** Opening THE RECORDS block **

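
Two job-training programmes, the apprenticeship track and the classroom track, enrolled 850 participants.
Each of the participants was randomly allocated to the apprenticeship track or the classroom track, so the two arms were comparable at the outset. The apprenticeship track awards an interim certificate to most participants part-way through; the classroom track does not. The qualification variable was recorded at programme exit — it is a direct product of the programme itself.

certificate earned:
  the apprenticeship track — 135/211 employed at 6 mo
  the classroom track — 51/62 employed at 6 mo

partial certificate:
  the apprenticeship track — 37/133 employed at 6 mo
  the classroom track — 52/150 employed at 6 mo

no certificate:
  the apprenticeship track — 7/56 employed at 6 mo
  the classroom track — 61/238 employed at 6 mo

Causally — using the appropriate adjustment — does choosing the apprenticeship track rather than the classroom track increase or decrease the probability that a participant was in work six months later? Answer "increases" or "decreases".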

** Closing THE RECORDS block **

| ABOUT THIS TASK |
If a line in the material above holds "does", copy it.

| EXERCISE RESULT |
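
Each of the participants was randomly allocated to the apprenticeship track or the classroom track, so the two arms were comparable at the outset. The apprenticeship track awards an interim certificate to most participants part-way through; the classroom track does not. The qualification variable was recorded at programme exit — it is a direct product of the programme itself.
Causally — using the appropriate adjustment — does choosing the apprenticeship track rather than the classroom track increase or decrease the probability that a participant was in work six months later? Answer "increases" or "decreases".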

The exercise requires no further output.